Stored items:
——————————

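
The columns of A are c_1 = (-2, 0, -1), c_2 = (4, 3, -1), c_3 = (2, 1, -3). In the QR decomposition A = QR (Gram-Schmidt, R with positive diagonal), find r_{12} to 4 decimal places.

c_1 = (-2, 0, -1); ‖c_1‖ = 2.2361, so e_1 = (-0.8944, 0.0000, -0.4472).
r_{12} = e_1·c_2 = -3.1305.

r_{12} = -3.1305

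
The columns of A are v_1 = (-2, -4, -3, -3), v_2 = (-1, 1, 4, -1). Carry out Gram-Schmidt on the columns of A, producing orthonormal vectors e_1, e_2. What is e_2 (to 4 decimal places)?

e_2 = (-0.3970, -0.0397, 0.7874, -0.4698)

v_1 = (-2, -4, -3, -3); ‖v_1‖ = 6.1644, so e_1 = (-0.3244, -0.6489, -0.4867, -0.4867).
e_1·v_2 = (-0.3244)·(-1) + (-0.6489)·1 + (-0.4867)·4 + (-0.4867)·(-1) = -1.7844.
u_2 = v_2 + 1.7844·e_1 = (-1.5789, -0.1579, 3.1316, -1.8684).
‖u_2‖ = 3.9769, so e_2 = (-0.3970, -0.0397, 0.7874, -0.4698).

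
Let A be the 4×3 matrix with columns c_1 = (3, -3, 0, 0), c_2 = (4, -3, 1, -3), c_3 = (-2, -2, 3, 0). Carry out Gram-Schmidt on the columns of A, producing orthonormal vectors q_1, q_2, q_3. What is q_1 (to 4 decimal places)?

q_1 = (0.7071, -0.7071, 0.0000, 0.0000)

q_1 = c_1/‖c_1‖ = (3, -3, 0, 0)/4.2426 = (0.7071, -0.7071, 0.0000, 0.0000).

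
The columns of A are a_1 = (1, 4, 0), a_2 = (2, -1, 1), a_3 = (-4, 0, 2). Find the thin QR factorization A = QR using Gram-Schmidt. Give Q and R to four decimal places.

Q = [[0.2425, 0.8820, -0.4041], [0.9701, -0.2205, 0.1010], [0.0000, 0.4165, 0.9091]], R = [[4.1231, -0.4851, -0.9701], [0.0000, 2.4010, -2.6950], [0.0000, 0.0000, 3.4345]]

a_1 = (1, 4, 0); ‖a_1‖ = 4.1231, so e_1 = (0.2425, 0.9701, 0.0000).
e_1·a_2 = 0.2425·2 + 0.9701·(-1) + 0.0000·1 = -0.4851.
u_2 = a_2 + 0.4851·e_1 = (2.1176, -0.5294, 1.0000).
‖u_2‖ = 2.4010, so e_2 = (0.8820, -0.2205, 0.4165).
e_1·a_3 = 0.2425·(-4) + 0.9701·0 + 0.0000·2 = -0.9701; e_2·a_3 = 0.8820·(-4) + (-0.2205)·0 + 0.4165·2 = -2.6950.
u_3 = a_3 + 0.9701·e_1 + 2.6950·e_2 = (-1.3878, 0.3469, 3.1224).
‖u_3‖ = 3.4345, so e_3 = (-0.4041, 0.1010, 0.9091).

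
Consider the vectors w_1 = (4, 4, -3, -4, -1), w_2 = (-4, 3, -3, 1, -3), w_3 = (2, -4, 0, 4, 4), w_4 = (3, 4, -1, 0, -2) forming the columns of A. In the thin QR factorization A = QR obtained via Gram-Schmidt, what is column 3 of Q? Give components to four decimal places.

w_1 = (4, 4, -3, -4, -1); ‖w_1‖ = 7.6158, so e_1 = (0.5252, 0.5252, -0.3939, -0.5252, -0.1313).
e_1·w_2 = 0.5252·(-4) + 0.5252·3 + (-0.3939)·(-3) + (-0.5252)·1 + (-0.1313)·(-3) = 0.5252.
u_2 = w_2 − 0.5252·e_1 = (-4.2759, 2.7241, -2.7931, 1.2759, -2.9310).
‖u_2‖ = 6.6124, so e_2 = (-0.6466, 0.4120, -0.4224, 0.1929, -0.4433).
e_1·w_3 = 0.5252·2 + 0.5252·(-4) + (-0.3939)·0 + (-0.5252)·4 + (-0.1313)·4 = -3.6766; e_2·w_3 = (-0.6466)·2 + 0.4120·(-4) + (-0.4224)·0 + 0.1929·4 + (-0.4433)·4 = -3.9424.
u_3 = w_3 + 3.6766·e_1 + 3.9424·e_2 = (1.3817, -0.4448, -3.1136, 2.8297, 1.7697).
‖u_3‖ = 4.7896, so e_3 = (0.2885, -0.0929, -0.6501, 0.5908, 0.3695).

e_3 = (0.2885, -0.0929, -0.6501, 0.5908, 0.3695)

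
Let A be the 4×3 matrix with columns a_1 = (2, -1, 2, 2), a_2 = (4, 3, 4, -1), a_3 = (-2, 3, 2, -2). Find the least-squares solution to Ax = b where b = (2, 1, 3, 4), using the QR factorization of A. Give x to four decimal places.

a_1 = (2, -1, 2, 2); ‖a_1‖ = 3.6056, so q_1 = (0.5547, -0.2774, 0.5547, 0.5547).
q_1·a_2 = 0.5547·4 + (-0.2774)·3 + 0.5547·4 + 0.5547·(-1) = 3.0509.
u_2 = a_2 − 3.0509·q_1 = (2.3077, 3.8462, 2.3077, -2.6923).
‖u_2‖ = 5.7177, so q_2 = (0.4036, 0.6727, 0.4036, -0.4709).
q_1·a_3 = 0.5547·(-2) + (-0.2774)·3 + 0.5547·2 + 0.5547·(-2) = -1.9415; q_2·a_3 = 0.4036·(-2) + 0.6727·3 + 0.4036·2 + (-0.4709)·(-2) = 2.9598.
u_3 = a_3 + 1.9415·q_1 − 2.9598·q_2 = (-2.1176, 0.4706, 1.8824, 0.4706).
‖u_3‖ = 2.9104, so q_3 = (-0.7276, 0.1617, 0.6468, 0.1617).
Qᵀb = (4.7150, 0.8072, 1.2935).
Back-substitute: x_3 = 1.2935/2.9104 = 0.4444.
x_2 = (0.8072 − 2.9598·0.4444)/5.7177 = -0.0889.
x_1 = (4.7150 − 3.0509·(-0.0889) + 1.9415·0.4444)/3.6056 = 1.6222.

x = (1.6222, -0.0889, 0.4444)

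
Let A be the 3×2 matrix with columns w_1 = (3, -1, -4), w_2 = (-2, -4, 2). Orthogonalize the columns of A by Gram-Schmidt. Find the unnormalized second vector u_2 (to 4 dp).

w_1 = (3, -1, -4); ‖w_1‖ = 5.0990, so e_1 = (0.5883, -0.1961, -0.7845).
e_1·w_2 = 0.5883·(-2) + (-0.1961)·(-4) + (-0.7845)·2 = -1.9612.
u_2 = w_2 + 1.9612·e_1 = (-0.8462, -4.3846, 0.4615).

u_2 = (-0.8462, -4.3846, 0.4615)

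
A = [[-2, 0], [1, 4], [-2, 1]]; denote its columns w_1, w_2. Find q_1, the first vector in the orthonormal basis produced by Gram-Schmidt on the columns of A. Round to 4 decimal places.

w_1 = (-2, 1, -2); ‖w_1‖ = 3.0000, so q_1 = (-0.6667, 0.3333, -0.6667).

q_1 = (-0.6667, 0.3333, -0.6667)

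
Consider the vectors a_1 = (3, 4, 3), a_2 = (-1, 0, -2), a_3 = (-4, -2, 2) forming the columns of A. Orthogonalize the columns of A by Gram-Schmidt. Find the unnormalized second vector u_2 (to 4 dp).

a_1 = (3, 4, 3); ‖a_1‖ = 5.8310, so q_1 = (0.5145, 0.6860, 0.5145).
q_1·a_2 = 0.5145·(-1) + 0.6860·0 + 0.5145·(-2) = -1.5435.
u_2 = a_2 + 1.5435·q_1 = (-0.2059, 1.0588, -1.2059).

u_2 = (-0.2059, 1.0588, -1.2059)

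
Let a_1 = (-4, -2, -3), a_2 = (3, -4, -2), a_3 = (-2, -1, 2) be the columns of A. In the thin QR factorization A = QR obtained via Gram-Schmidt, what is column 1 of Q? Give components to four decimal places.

q_1 = (-0.7428, -0.3714, -0.5571)

a_1 = (-4, -2, -3); ‖a_1‖ = 5.3852, so q_1 = (-0.7428, -0.3714, -0.5571).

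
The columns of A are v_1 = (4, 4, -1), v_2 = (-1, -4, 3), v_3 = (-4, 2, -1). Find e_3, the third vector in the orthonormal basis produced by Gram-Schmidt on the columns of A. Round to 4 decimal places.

v_1 = (4, 4, -1); ‖v_1‖ = 5.7446, so e_1 = (0.6963, 0.6963, -0.1741).
e_1·v_2 = 0.6963·(-1) + 0.6963·(-4) + (-0.1741)·3 = -4.0038.
u_2 = v_2 + 4.0038·e_1 = (1.7879, -1.2121, 2.3030).
‖u_2‖ = 3.1575, so e_2 = (0.5662, -0.3839, 0.7294).
e_1·v_3 = 0.6963·(-4) + 0.6963·2 + (-0.1741)·(-1) = -1.2185; e_2·v_3 = 0.5662·(-4) + (-0.3839)·2 + 0.7294·(-1) = -3.7621.
u_3 = v_3 + 1.2185·e_1 + 3.7621·e_2 = (-1.0213, 1.4043, 1.5319).
‖u_3‖ = 2.3155, so e_3 = (-0.4411, 0.6064, 0.6616).

e_3 = (-0.4411, 0.6064, 0.6616)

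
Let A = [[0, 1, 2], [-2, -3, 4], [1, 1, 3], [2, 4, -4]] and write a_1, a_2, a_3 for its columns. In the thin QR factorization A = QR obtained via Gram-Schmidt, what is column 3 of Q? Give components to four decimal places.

a_1 = (0, -2, 1, 2); ‖a_1‖ = 3.0000, so e_1 = (0.0000, -0.6667, 0.3333, 0.6667).
e_1·a_2 = 0.0000·1 + (-0.6667)·(-3) + 0.3333·1 + 0.6667·4 = 5.0000.
u_2 = a_2 − 5.0000·e_1 = (1.0000, 0.3333, -0.6667, 0.6667).
‖u_2‖ = 1.4142, so e_2 = (0.7071, 0.2357, -0.4714, 0.4714).
e_1·a_3 = 0.0000·2 + (-0.6667)·4 + 0.3333·3 + 0.6667·(-4) = -4.3333; e_2·a_3 = 0.7071·2 + 0.2357·4 + (-0.4714)·3 + 0.4714·(-4) = -0.9428.
u_3 = a_3 + 4.3333·e_1 + 0.9428·e_2 = (2.6667, 1.3333, 4.0000, -0.6667).
‖u_3‖ = 5.0332, so e_3 = (0.5298, 0.2649, 0.7947, -0.1325).

e_3 = (0.5298, 0.2649, 0.7947, -0.1325)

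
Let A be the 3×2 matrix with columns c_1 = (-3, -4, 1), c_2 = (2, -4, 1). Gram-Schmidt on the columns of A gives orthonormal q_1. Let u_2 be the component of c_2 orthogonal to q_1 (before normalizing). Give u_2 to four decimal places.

c_1 = (-3, -4, 1); ‖c_1‖ = 5.0990, so q_1 = (-0.5883, -0.7845, 0.1961).
q_1·c_2 = (-0.5883)·2 + (-0.7845)·(-4) + 0.1961·1 = 2.1573.
u_2 = c_2 − 2.1573·q_1 = (3.2692, -2.3077, 0.5769).

u_2 = (3.2692, -2.3077, 0.5769)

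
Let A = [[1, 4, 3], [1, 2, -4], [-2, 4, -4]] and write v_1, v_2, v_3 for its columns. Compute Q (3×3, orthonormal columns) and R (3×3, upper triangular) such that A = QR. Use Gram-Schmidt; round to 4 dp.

v_1 = (1, 1, -2); ‖v_1‖ = 2.4495, so e_1 = (0.4082, 0.4082, -0.8165).
e_1·v_2 = 0.4082·4 + 0.4082·2 + (-0.8165)·4 = -0.8165.
u_2 = v_2 + 0.8165·e_1 = (4.3333, 2.3333, 3.3333).
‖u_2‖ = 5.9442, so e_2 = (0.7290, 0.3925, 0.5608).
e_1·v_3 = 0.4082·3 + 0.4082·(-4) + (-0.8165)·(-4) = 2.8577; e_2·v_3 = 0.7290·3 + 0.3925·(-4) + 0.5608·(-4) = -1.6262.
u_3 = v_3 − 2.8577·e_1 + 1.6262·e_2 = (3.0189, -4.5283, -0.7547).
‖u_3‖ = 5.4944, so e_3 = (0.5494, -0.8242, -0.1374).

Q = [[0.4082, 0.7290, 0.5494], [0.4082, 0.3925, -0.8242], [-0.8165, 0.5608, -0.1374]], R = [[2.4495, -0.8165, 2.8577], [0.0000, 5.9442, -1.6262], [0.0000, 0.0000, 5.4944]]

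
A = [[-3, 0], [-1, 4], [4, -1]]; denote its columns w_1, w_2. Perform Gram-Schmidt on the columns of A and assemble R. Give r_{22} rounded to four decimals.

w_1 = (-3, -1, 4); ‖w_1‖ = 5.0990, so e_1 = (-0.5883, -0.1961, 0.7845).
e_1·w_2 = (-0.5883)·0 + (-0.1961)·4 + 0.7845·(-1) = -1.5689.
u_2 = w_2 + 1.5689·e_1 = (-0.9231, 3.6923, 0.2308).
r_{22} = ‖u_2‖ = 3.8129.

r_{22} = 3.8129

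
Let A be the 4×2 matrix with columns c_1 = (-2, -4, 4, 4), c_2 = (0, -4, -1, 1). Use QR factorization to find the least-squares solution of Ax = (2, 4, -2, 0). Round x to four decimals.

x = (-0.4118, -0.4118)

q_1 = c_1/‖c_1‖ = (-2, -4, 4, 4)/7.2111 = (-0.2774, -0.5547, 0.5547, 0.5547).
r_{12} = q_1·c_2 = 2.2188.
u_2 = c_2 − 2.2188·q_1 = (0.6154, -2.7692, -2.2308, -0.2308).
‖u_2‖ = 3.6162, so q_2 = (0.1702, -0.7658, -0.6169, -0.0638).
Qᵀb = (-3.8829, -1.4890).
Back-substitute: x_2 = -1.4890/3.6162 = -0.4118.
x_1 = (-3.8829 − 2.2188·(-0.4118))/7.2111 = -0.4118.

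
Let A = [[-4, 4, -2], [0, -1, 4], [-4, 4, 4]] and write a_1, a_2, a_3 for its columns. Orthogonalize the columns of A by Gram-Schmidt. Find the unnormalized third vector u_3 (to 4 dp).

a_1 = (-4, 0, -4); ‖a_1‖ = 5.6569, so e_1 = (-0.7071, 0.0000, -0.7071).
e_1·a_2 = (-0.7071)·4 + 0.0000·(-1) + (-0.7071)·4 = -5.6569.
u_2 = a_2 + 5.6569·e_1 = (0.0000, -1.0000, 0.0000).
‖u_2‖ = 1.0000, so e_2 = (0.0000, -1.0000, 0.0000).
e_1·a_3 = (-0.7071)·(-2) + 0.0000·4 + (-0.7071)·4 = -1.4142; e_2·a_3 = 0.0000·(-2) + (-1.0000)·4 + 0.0000·4 = -4.0000.
u_3 = a_3 + 1.4142·e_1 + 4.0000·e_2 = (-3.0000, 0.0000, 3.0000).

u_3 = (-3.0000, 0.0000, 3.0000)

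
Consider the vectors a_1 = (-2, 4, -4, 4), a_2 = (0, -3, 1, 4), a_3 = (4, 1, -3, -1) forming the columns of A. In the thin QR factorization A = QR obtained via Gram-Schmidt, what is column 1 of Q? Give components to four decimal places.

a_1 = (-2, 4, -4, 4); ‖a_1‖ = 7.2111, so e_1 = (-0.2774, 0.5547, -0.5547, 0.5547).

e_1 = (-0.2774, 0.5547, -0.5547, 0.5547)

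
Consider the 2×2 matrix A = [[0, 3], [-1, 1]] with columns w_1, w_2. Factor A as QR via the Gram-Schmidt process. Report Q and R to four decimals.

w_1 = (0, -1); ‖w_1‖ = 1.0000, so q_1 = (0.0000, -1.0000).
q_1·w_2 = 0.0000·3 + (-1.0000)·1 = -1.0000.
u_2 = w_2 + 1.0000·q_1 = (3.0000, 0.0000).
‖u_2‖ = 3.0000, so q_2 = (1.0000, 0.0000).

Q = [[0.0000, 1.0000], [-1.0000, 0.0000]], R = [[1.0000, -1.0000], [0.0000, 3.0000]]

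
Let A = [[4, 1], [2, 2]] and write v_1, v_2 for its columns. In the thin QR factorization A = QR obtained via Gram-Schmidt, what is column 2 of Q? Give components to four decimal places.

v_1 = (4, 2); ‖v_1‖ = 4.4721, so q_1 = (0.8944, 0.4472).
q_1·v_2 = 0.8944·1 + 0.4472·2 = 1.7889.
u_2 = v_2 − 1.7889·q_1 = (-0.6000, 1.2000).
‖u_2‖ = 1.3416, so q_2 = (-0.4472, 0.8944).

q_2 = (-0.4472, 0.8944)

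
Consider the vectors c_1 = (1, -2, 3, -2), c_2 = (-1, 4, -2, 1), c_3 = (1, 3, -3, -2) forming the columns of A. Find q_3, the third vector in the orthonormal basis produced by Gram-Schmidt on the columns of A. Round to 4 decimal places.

c_1 = (1, -2, 3, -2); ‖c_1‖ = 4.2426, so q_1 = (0.2357, -0.4714, 0.7071, -0.4714).
q_1·c_2 = 0.2357·(-1) + (-0.4714)·4 + 0.7071·(-2) + (-0.4714)·1 = -4.0069.
u_2 = c_2 + 4.0069·q_1 = (-0.0556, 2.1111, 0.8333, -0.8889).
‖u_2‖ = 2.4381, so q_2 = (-0.0228, 0.8659, 0.3418, -0.3646).
q_1·c_3 = 0.2357·1 + (-0.4714)·3 + 0.7071·(-3) + (-0.4714)·(-2) = -2.3570; q_2·c_3 = (-0.0228)·1 + 0.8659·3 + 0.3418·(-3) + (-0.3646)·(-2) = 2.2786.
u_3 = c_3 + 2.3570·q_1 − 2.2786·q_2 = (1.6075, -0.0841, -2.1121, -2.2804).
‖u_3‖ = 3.5003, so q_3 = (0.4592, -0.0240, -0.6034, -0.6515).

q_3 = (0.4592, -0.0240, -0.6034, -0.6515)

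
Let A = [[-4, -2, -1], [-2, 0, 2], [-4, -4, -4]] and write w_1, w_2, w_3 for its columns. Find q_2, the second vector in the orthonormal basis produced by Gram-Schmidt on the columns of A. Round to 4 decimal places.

w_1 = (-4, -2, -4); ‖w_1‖ = 6.0000, so q_1 = (-0.6667, -0.3333, -0.6667).
q_1·w_2 = (-0.6667)·(-2) + (-0.3333)·0 + (-0.6667)·(-4) = 4.0000.
u_2 = w_2 − 4.0000·q_1 = (0.6667, 1.3333, -1.3333).
‖u_2‖ = 2.0000, so q_2 = (0.3333, 0.6667, -0.6667).

q_2 = (0.3333, 0.6667, -0.6667)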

——————————

**Problem to work on**
Your task is to restate, word for word, the line with "Consider the vectors c_1" and all lines after it, ending with the last line of the data.

**Response to the exercise**
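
Consider the vectors c_1 = (1, -2, 3, -2), c_2 = (-1, 4, -2, 1), c_3 = (1, 3, -3, -2) forming the columns of A. Find q_3, the third vector in the orthonormal basis produced by Gram-Schmidt on the columns of A. Round to 4 decimal places.

c_1 = (1, -2, 3, -2); ‖c_1‖ = 4.2426, so q_1 = (0.2357, -0.4714, 0.7071, -0.4714).
q_1·c_2 = 0.2357·(-1) + (-0.4714)·4 + 0.7071·(-2) + (-0.4714)·1 = -4.0069.
u_2 = c_2 + 4.0069·q_1 = (-0.0556, 2.1111, 0.8333, -0.8889).
‖u_2‖ = 2.4381, so q_2 = (-0.0228, 0.8659, 0.3418, -0.3646).
q_1·c_3 = 0.2357·1 + (-0.4714)·3 + 0.7071·(-3) + (-0.4714)·(-2) = -2.3570; q_2·c_3 = (-0.0228)·1 + 0.8659·3 + 0.3418·(-3) + (-0.3646)·(-2) = 2.2786.
u_3 = c_3 + 2.3570·q_1 − 2.2786·q_2 = (1.6075, -0.0841, -2.1121, -2.2804).
‖u_3‖ = 3.5003, so q_3 = (0.4592, -0.0240, -0.6034, -0.6515).

q_3 = (0.4592, -0.0240, -0.6034, -0.6515)

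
Let A = [[-4, -2, -1], [-2, 0, 2], [-4, -4, -4]] and write w_1, w_2, w_3 for its columns. Find q_2, the second vector in the orthonormal basis produced by Gram-Schmidt on the columns of A. Round to 4 decimal places.

w_1 = (-4, -2, -4); ‖w_1‖ = 6.0000, so q_1 = (-0.6667, -0.3333, -0.6667).
q_1·w_2 = (-0.6667)·(-2) + (-0.3333)·0 + (-0.6667)·(-4) = 4.0000.
u_2 = w_2 − 4.0000·q_1 = (0.6667, 1.3333, -1.3333).
‖u_2‖ = 2.0000, so q_2 = (0.3333, 0.6667, -0.6667).

q_2 = (0.3333, 0.6667, -0.6667)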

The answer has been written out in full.